» PROBLEM STATEMENT
However many lines the data holds, transcribe them all exactly.

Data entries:
.....

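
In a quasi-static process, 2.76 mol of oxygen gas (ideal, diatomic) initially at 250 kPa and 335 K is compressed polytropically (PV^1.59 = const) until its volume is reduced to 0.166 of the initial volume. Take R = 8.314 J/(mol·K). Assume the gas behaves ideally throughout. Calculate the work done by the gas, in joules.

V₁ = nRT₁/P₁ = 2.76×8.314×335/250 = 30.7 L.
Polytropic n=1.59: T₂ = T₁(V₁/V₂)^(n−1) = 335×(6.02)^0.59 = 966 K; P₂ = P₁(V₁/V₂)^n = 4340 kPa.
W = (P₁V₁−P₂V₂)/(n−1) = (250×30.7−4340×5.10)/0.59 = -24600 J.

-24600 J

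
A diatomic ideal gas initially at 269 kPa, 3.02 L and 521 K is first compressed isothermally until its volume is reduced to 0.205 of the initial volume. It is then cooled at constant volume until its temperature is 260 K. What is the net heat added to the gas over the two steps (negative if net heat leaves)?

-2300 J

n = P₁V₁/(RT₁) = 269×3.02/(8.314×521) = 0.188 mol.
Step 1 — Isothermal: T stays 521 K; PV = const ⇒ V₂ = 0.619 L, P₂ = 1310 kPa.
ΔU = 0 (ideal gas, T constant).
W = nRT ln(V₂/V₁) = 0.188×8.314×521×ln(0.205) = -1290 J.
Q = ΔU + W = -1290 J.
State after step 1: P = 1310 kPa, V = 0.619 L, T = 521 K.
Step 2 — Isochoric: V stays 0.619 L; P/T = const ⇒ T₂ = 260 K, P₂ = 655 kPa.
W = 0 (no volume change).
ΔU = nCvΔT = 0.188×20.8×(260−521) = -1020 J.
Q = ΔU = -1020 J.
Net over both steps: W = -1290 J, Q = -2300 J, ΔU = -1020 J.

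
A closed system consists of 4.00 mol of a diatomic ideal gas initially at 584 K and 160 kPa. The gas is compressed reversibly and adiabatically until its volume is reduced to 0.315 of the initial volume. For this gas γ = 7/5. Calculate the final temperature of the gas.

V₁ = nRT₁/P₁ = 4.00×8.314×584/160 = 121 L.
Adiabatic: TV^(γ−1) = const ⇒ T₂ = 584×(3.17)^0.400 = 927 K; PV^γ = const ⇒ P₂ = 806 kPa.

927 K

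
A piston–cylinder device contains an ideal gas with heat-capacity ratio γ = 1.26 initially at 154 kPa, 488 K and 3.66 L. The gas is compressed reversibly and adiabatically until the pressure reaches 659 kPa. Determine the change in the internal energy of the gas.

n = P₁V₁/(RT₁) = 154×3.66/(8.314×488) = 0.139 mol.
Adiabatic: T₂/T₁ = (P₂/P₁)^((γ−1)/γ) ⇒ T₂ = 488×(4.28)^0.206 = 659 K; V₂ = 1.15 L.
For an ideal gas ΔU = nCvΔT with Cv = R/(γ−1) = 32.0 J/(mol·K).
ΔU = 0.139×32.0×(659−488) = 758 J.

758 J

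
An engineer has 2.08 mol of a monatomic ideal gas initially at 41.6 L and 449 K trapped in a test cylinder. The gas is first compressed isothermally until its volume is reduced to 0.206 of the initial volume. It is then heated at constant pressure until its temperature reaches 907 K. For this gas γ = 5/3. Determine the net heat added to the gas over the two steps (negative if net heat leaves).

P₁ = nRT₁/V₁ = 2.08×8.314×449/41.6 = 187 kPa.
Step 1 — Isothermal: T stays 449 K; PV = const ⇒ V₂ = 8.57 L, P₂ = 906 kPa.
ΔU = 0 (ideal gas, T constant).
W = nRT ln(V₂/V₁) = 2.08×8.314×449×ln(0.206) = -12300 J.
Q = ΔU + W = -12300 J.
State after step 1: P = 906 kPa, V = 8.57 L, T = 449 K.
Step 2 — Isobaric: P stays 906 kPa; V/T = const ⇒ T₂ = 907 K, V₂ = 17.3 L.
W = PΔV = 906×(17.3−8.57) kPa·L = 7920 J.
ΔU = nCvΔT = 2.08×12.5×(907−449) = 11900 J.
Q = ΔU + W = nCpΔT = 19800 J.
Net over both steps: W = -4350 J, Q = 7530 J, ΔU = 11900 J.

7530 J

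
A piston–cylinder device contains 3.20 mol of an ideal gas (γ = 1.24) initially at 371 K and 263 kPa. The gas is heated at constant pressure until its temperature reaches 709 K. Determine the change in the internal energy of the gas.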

.....

» EXPECTED ANSWER
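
In a quasi-static process, 2.76 mol of oxygen gas (ideal, diatomic) initially at 250 kPa and 335 K is compressed polytropically (PV^1.59 = const) until its volume is reduced to 0.166 of the initial volume. Take R = 8.314 J/(mol·K). Assume the gas behaves ideally throughout. Calculate the work done by the gas, in joules.

V₁ = nRT₁/P₁ = 2.76×8.314×335/250 = 30.7 L.
Polytropic n=1.59: T₂ = T₁(V₁/V₂)^(n−1) = 335×(6.02)^0.59 = 966 K; P₂ = P₁(V₁/V₂)^n = 4340 kPa.
W = (P₁V₁−P₂V₂)/(n−1) = (250×30.7−4340×5.10)/0.59 = -24600 J.

-24600 J

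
A diatomic ideal gas initially at 269 kPa, 3.02 L and 521 K is first compressed isothermally until its volume is reduced to 0.205 of the initial volume. It is then cooled at constant volume until its temperature is 260 K. What is the net heat added to the gas over the two steps (negative if net heat leaves)?

-2300 J

n = P₁V₁/(RT₁) = 269×3.02/(8.314×521) = 0.188 mol.
Step 1 — Isothermal: T stays 521 K; PV = const ⇒ V₂ = 0.619 L, P₂ = 1310 kPa.
ΔU = 0 (ideal gas, T constant).
W = nRT ln(V₂/V₁) = 0.188×8.314×521×ln(0.205) = -1290 J.
Q = ΔU + W = -1290 J.
State after step 1: P = 1310 kPa, V = 0.619 L, T = 521 K.
Step 2 — Isochoric: V stays 0.619 L; P/T = const ⇒ T₂ = 260 K, P₂ = 655 kPa.
W = 0 (no volume change).
ΔU = nCvΔT = 0.188×20.8×(260−521) = -1020 J.
Q = ΔU = -1020 J.
Net over both steps: W = -1290 J, Q = -2300 J, ΔU = -1020 J.

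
A closed system consists of 4.00 mol of a diatomic ideal gas initially at 584 K and 160 kPa. The gas is compressed reversibly and adiabatically until its volume is reduced to 0.315 of the initial volume. For this gas γ = 7/5. Calculate the final temperature of the gas.

V₁ = nRT₁/P₁ = 4.00×8.314×584/160 = 121 L.
Adiabatic: TV^(γ−1) = const ⇒ T₂ = 584×(3.17)^0.400 = 927 K; PV^γ = const ⇒ P₂ = 806 kPa.

927 K

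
A piston–cylinder device contains an ideal gas with heat-capacity ratio γ = 1.26 initially at 154 kPa, 488 K and 3.66 L. The gas is compressed reversibly and adiabatically until the pressure reaches 659 kPa. Determine the change in the internal energy of the gas.

n = P₁V₁/(RT₁) = 154×3.66/(8.314×488) = 0.139 mol.
Adiabatic: T₂/T₁ = (P₂/P₁)^((γ−1)/γ) ⇒ T₂ = 488×(4.28)^0.206 = 659 K; V₂ = 1.15 L.
For an ideal gas ΔU = nCvΔT with Cv = R/(γ−1) = 32.0 J/(mol·K).
ΔU = 0.139×32.0×(659−488) = 758 J.

758 J

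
An engineer has 2.08 mol of a monatomic ideal gas initially at 41.6 L and 449 K trapped in a test cylinder. The gas is first compressed isothermally until its volume is reduced to 0.206 of the initial volume. It is then heated at constant pressure until its temperature reaches 907 K. For this gas γ = 5/3. Determine the net heat added to the gas over the two steps (negative if net heat leaves).

P₁ = nRT₁/V₁ = 2.08×8.314×449/41.6 = 187 kPa.
Step 1 — Isothermal: T stays 449 K; PV = const ⇒ V₂ = 8.57 L, P₂ = 906 kPa.
ΔU = 0 (ideal gas, T constant).
W = nRT ln(V₂/V₁) = 2.08×8.314×449×ln(0.206) = -12300 J.
Q = ΔU + W = -12300 J.
State after step 1: P = 906 kPa, V = 8.57 L, T = 449 K.
Step 2 — Isobaric: P stays 906 kPa; V/T = const ⇒ T₂ = 907 K, V₂ = 17.3 L.
W = PΔV = 906×(17.3−8.57) kPa·L = 7920 J.
ΔU = nCvΔT = 2.08×12.5×(907−449) = 11900 J.
Q = ΔU + W = nCpΔT = 19800 J.
Net over both steps: W = -4350 J, Q = 7530 J, ΔU = 11900 J.

7530 J

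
A piston–cylinder device contains 3.20 mol of an ideal gas (γ = 1.24) initially at 371 K and 263 kPa. The gas is heated at constant pressure until its temperature reaches 709 K. Determine the change in the internal energy of the gas.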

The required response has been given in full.